Stored data entries
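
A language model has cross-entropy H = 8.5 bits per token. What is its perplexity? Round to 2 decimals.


Perplexity formula: PP = 2^H
H = 8.5
PP = 2^8.5
Decompose: 2^8.5 = 2^8 * 2^0.5 = 2^8 * sqrt(2)
2^8 = 256, sqrt(2) ~ 1.4142136
PP ~ 256 * 1.4142136 = 362.0386816
Rounded to 2 decimals: 362.04

362.04


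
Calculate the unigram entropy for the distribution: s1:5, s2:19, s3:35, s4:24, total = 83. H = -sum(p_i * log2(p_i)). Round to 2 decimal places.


Computing entropy H = -sum(p_i * log2(p_i)):
  s1: p = 5/83 = 0.0602, -p*log2(p) = 0.2442
  s2: p = 19/83 = 0.2289, -p*log2(p) = 0.4869
  s3: p = 35/83 = 0.4217, -p*log2(p) = 0.5253
  s4: p = 24/83 = 0.2892, -p*log2(p) = 0.5176
H = sum of terms = 1.7740
Rounded to 2 decimals: 1.77

1.77


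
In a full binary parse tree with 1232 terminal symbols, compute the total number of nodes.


Leaf nodes (terminals): 1232
Internal nodes = n - 1 = 1232 - 1 = 1231
Total = leaves + internal = 1232 + 1231 = 2463

2463


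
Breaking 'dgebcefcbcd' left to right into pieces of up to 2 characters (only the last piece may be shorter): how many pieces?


'dgebcefcbcd' has 11 characters.
Chunking with max size 2:
  Chunk 1: 'dg' (positions 0-1)
  Chunk 2: 'eb' (positions 2-3)
  Chunk 3: 'ce' (positions 4-5)
  Chunk 4: 'fc' (positions 6-7)
  Chunk 5: 'bc' (positions 8-9)
  Chunk 6: 'd' (positions 10-10)
Total chunks: ceil(11 / 2) = 6

6


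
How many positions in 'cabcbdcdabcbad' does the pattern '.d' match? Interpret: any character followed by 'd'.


Pattern: .d means any character followed by 'd'.
Scanning 'cabcbdcdabcbad' position-by-position:
  Pos 0: window 'ca' -> no
  Pos 1: window 'ab' -> no
  Pos 2: window 'bc' -> no
  Pos 3: window 'cb' -> no
  Pos 4: window 'bd' -> MATCH
  Pos 5: window 'dc' -> no
  Pos 6: window 'cd' -> MATCH
  Pos 7: window 'da' -> no
  Pos 8: window 'ab' -> no
  Pos 9: window 'bc' -> no
  Pos 10: window 'cb' -> no
  Pos 11: window 'ba' -> no
  Pos 12: window 'ad' -> MATCH
  Pos 13: window 'd' -> no
Total matches: 3

3


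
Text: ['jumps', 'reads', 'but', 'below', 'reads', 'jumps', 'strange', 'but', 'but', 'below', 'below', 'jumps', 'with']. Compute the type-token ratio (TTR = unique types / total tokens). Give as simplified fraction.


Tokens: 13
Unique types: ('below', 'but', 'jumps', 'reads', 'strange', 'with') = 6
TTR = 6/13
Already in lowest terms.

6/13


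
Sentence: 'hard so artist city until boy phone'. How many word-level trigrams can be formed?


Word trigrams from [7] words:
  Trigram 1: (hard so artist)
  Trigram 2: (so artist city)
  Trigram 3: (artist city until)
  Trigram 4: (city until boy)
  Trigram 5: (until boy phone)
Total word trigrams: 7 - 2 = 5

5


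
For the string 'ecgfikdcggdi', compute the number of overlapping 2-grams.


String 'ecgfikdcggdi' has length L = 12.
Number of overlapping n-grams = L - n + 1
Substituting: 12 - 2 + 1 = 11

11


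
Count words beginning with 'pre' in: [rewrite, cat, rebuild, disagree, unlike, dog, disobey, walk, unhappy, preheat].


Checking each word for prefix 'pre':
  'rewrite' -> no (count: 0)
  'cat' -> no (count: 0)
  'rebuild' -> no (count: 0)
  'disagree' -> no (count: 0)
  'unlike' -> no (count: 0)
  'dog' -> no (count: 0)
  'disobey' -> no (count: 0)
  'walk' -> no (count: 0)
  'unhappy' -> no (count: 0)
  'preheat' -> YES, starts with 'pre' (count: 1)
Total with prefix 'pre': 1

1


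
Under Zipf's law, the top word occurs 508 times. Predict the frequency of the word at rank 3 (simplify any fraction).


Zipf's law: freq(rank) = f1 / rank
f1 = 508, rank = 3
freq = 508 / 3
GCD(508, 3) = 1
Simplified: 508/3

508/3


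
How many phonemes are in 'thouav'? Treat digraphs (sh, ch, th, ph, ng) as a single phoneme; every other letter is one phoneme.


Parsing 'thouav' greedily, digraphs first:
  'th' -> digraph (1 consonant phoneme) (phonemes so far: 1)
  'o' -> vowel phoneme (phonemes so far: 2)
  'u' -> vowel phoneme (phonemes so far: 3)
  'a' -> vowel phoneme (phonemes so far: 4)
  'v' -> consonant phoneme (phonemes so far: 5)
Total phonemes: 5

5


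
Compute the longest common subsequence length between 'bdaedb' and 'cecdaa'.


DP table for LCS of 'bdaedb' and 'cecdaa':
       c  e  c  d  a  a
    0  0  0  0  0  0  0
  b 0  0  0  0  0  0  0
  d 0  0  0  0  1  1  1
  a 0  0  0  0  1  2  2
  e 0  0  1  1  1  2  2
  d 0  0  1  1  2  2  2
  b 0  0  1  1  2  2  2
LCS: 'da'
LCS length = 2

2


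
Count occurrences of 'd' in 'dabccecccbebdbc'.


Scanning 'dabccecccbebdbc' for 'd':
  Position 0: 'd' -> MATCH (count: 1)
  Position 12: 'd' -> MATCH (count: 2)
Total occurrences of 'd': 2

2


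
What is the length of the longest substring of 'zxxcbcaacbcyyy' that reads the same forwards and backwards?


Scanning 'zxxcbcaacbcyyy' for palindromic substrings.
Substring at positions 3-10: 'cbcaacbc'.
Check: reverse('cbcaacbc') = 'cbcaacbc' -> palindrome confirmed.
Neighbouring characters ('x' / 'y') break symmetry, so it cannot extend further.
No longer palindromic substring exists; longest length = 8

8


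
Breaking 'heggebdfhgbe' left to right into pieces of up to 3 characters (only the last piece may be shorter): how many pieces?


'heggebdfhgbe' has 12 characters.
Chunking with max size 3:
  Chunk 1: 'heg' (positions 0-2)
  Chunk 2: 'geb' (positions 3-5)
  Chunk 3: 'dfh' (positions 6-8)
  Chunk 4: 'gbe' (positions 9-11)
Total chunks: ceil(12 / 3) = 4

4


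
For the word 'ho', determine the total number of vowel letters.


Scanning each character of 'ho':
  Position 1: 'h' -> consonant (running count: 0)
  Position 2: 'o' -> vowel (running count: 1)
Total vowels: 1

1


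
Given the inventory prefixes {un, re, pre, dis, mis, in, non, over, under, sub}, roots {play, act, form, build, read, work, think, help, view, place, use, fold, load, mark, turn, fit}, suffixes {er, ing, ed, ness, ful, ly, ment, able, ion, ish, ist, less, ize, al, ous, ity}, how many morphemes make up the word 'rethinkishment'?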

:: The problem ::
All of the records should be transcribed exactly, with nothing left out.

:: Exercise response ::
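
A language model has cross-entropy H = 8.5 bits per token. What is its perplexity? Round to 2 decimals.


Perplexity formula: PP = 2^H
H = 8.5
PP = 2^8.5
Decompose: 2^8.5 = 2^8 * 2^0.5 = 2^8 * sqrt(2)
2^8 = 256, sqrt(2) ~ 1.4142136
PP ~ 256 * 1.4142136 = 362.0386816
Rounded to 2 decimals: 362.04

362.04


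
Calculate the unigram entropy for the distribution: s1:5, s2:19, s3:35, s4:24, total = 83. H = -sum(p_i * log2(p_i)). Round to 2 decimal places.


Computing entropy H = -sum(p_i * log2(p_i)):
  s1: p = 5/83 = 0.0602, -p*log2(p) = 0.2442
  s2: p = 19/83 = 0.2289, -p*log2(p) = 0.4869
  s3: p = 35/83 = 0.4217, -p*log2(p) = 0.5253
  s4: p = 24/83 = 0.2892, -p*log2(p) = 0.5176
H = sum of terms = 1.7740
Rounded to 2 decimals: 1.77

1.77


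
In a full binary parse tree with 1232 terminal symbols, compute the total number of nodes.


Leaf nodes (terminals): 1232
Internal nodes = n - 1 = 1232 - 1 = 1231
Total = leaves + internal = 1232 + 1231 = 2463

2463


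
Breaking 'dgebcefcbcd' left to right into pieces of up to 2 characters (only the last piece may be shorter): how many pieces?


'dgebcefcbcd' has 11 characters.
Chunking with max size 2:
  Chunk 1: 'dg' (positions 0-1)
  Chunk 2: 'eb' (positions 2-3)
  Chunk 3: 'ce' (positions 4-5)
  Chunk 4: 'fc' (positions 6-7)
  Chunk 5: 'bc' (positions 8-9)
  Chunk 6: 'd' (positions 10-10)
Total chunks: ceil(11 / 2) = 6

6


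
How many positions in 'cabcbdcdabcbad' does the pattern '.d' match? Interpret: any character followed by 'd'.


Pattern: .d means any character followed by 'd'.
Scanning 'cabcbdcdabcbad' position-by-position:
  Pos 0: window 'ca' -> no
  Pos 1: window 'ab' -> no
  Pos 2: window 'bc' -> no
  Pos 3: window 'cb' -> no
  Pos 4: window 'bd' -> MATCH
  Pos 5: window 'dc' -> no
  Pos 6: window 'cd' -> MATCH
  Pos 7: window 'da' -> no
  Pos 8: window 'ab' -> no
  Pos 9: window 'bc' -> no
  Pos 10: window 'cb' -> no
  Pos 11: window 'ba' -> no
  Pos 12: window 'ad' -> MATCH
  Pos 13: window 'd' -> no
Total matches: 3

3


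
Text: ['jumps', 'reads', 'but', 'below', 'reads', 'jumps', 'strange', 'but', 'but', 'below', 'below', 'jumps', 'with']. Compute the type-token ratio (TTR = unique types / total tokens). Give as simplified fraction.


Tokens: 13
Unique types: ('below', 'but', 'jumps', 'reads', 'strange', 'with') = 6
TTR = 6/13
Already in lowest terms.

6/13


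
Sentence: 'hard so artist city until boy phone'. How many word-level trigrams can be formed?


Word trigrams from [7] words:
  Trigram 1: (hard so artist)
  Trigram 2: (so artist city)
  Trigram 3: (artist city until)
  Trigram 4: (city until boy)
  Trigram 5: (until boy phone)
Total word trigrams: 7 - 2 = 5

5


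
For the string 'ecgfikdcggdi', compute the number of overlapping 2-grams.


String 'ecgfikdcggdi' has length L = 12.
Number of overlapping n-grams = L - n + 1
Substituting: 12 - 2 + 1 = 11

11


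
Count words beginning with 'pre' in: [rewrite, cat, rebuild, disagree, unlike, dog, disobey, walk, unhappy, preheat].


Checking each word for prefix 'pre':
  'rewrite' -> no (count: 0)
  'cat' -> no (count: 0)
  'rebuild' -> no (count: 0)
  'disagree' -> no (count: 0)
  'unlike' -> no (count: 0)
  'dog' -> no (count: 0)
  'disobey' -> no (count: 0)
  'walk' -> no (count: 0)
  'unhappy' -> no (count: 0)
  'preheat' -> YES, starts with 'pre' (count: 1)
Total with prefix 'pre': 1

1


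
Under Zipf's law, the top word occurs 508 times. Predict the frequency of the word at rank 3 (simplify any fraction).


Zipf's law: freq(rank) = f1 / rank
f1 = 508, rank = 3
freq = 508 / 3
GCD(508, 3) = 1
Simplified: 508/3

508/3


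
How many phonemes are in 'thouav'? Treat digraphs (sh, ch, th, ph, ng) as a single phoneme; every other letter is one phoneme.


Parsing 'thouav' greedily, digraphs first:
  'th' -> digraph (1 consonant phoneme) (phonemes so far: 1)
  'o' -> vowel phoneme (phonemes so far: 2)
  'u' -> vowel phoneme (phonemes so far: 3)
  'a' -> vowel phoneme (phonemes so far: 4)
  'v' -> consonant phoneme (phonemes so far: 5)
Total phonemes: 5

5


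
Compute the longest common subsequence length between 'bdaedb' and 'cecdaa'.


DP table for LCS of 'bdaedb' and 'cecdaa':
       c  e  c  d  a  a
    0  0  0  0  0  0  0
  b 0  0  0  0  0  0  0
  d 0  0  0  0  1  1  1
  a 0  0  0  0  1  2  2
  e 0  0  1  1  1  2  2
  d 0  0  1  1  2  2  2
  b 0  0  1  1  2  2  2
LCS: 'da'
LCS length = 2

2


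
Count occurrences of 'd' in 'dabccecccbebdbc'.


Scanning 'dabccecccbebdbc' for 'd':
  Position 0: 'd' -> MATCH (count: 1)
  Position 12: 'd' -> MATCH (count: 2)
Total occurrences of 'd': 2

2


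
What is the length of the longest substring of 'zxxcbcaacbcyyy' that reads the same forwards and backwards?


Scanning 'zxxcbcaacbcyyy' for palindromic substrings.
Substring at positions 3-10: 'cbcaacbc'.
Check: reverse('cbcaacbc') = 'cbcaacbc' -> palindrome confirmed.
Neighbouring characters ('x' / 'y') break symmetry, so it cannot extend further.
No longer palindromic substring exists; longest length = 8

8


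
Breaking 'heggebdfhgbe' left to right into pieces of up to 3 characters (only the last piece may be shorter): how many pieces?


'heggebdfhgbe' has 12 characters.
Chunking with max size 3:
  Chunk 1: 'heg' (positions 0-2)
  Chunk 2: 'geb' (positions 3-5)
  Chunk 3: 'dfh' (positions 6-8)
  Chunk 4: 'gbe' (positions 9-11)
Total chunks: ceil(12 / 3) = 4

4


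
For the word 'ho', determine the total number of vowel letters.


Scanning each character of 'ho':
  Position 1: 'h' -> consonant (running count: 0)
  Position 2: 'o' -> vowel (running count: 1)
Total vowels: 1

1


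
Given the inventory prefixes {un, re, pre, dis, mis, in, non, over, under, sub}, roots {play, act, form, build, read, work, think, help, view, place, use, fold, load, mark, turn, fit}, suffixes {er, ing, ed, ness, ful, ly, ment, able, ion, ish, ist, less, ize, al, ous, ity}, how many morphemes make up the word 'rethinkishment'?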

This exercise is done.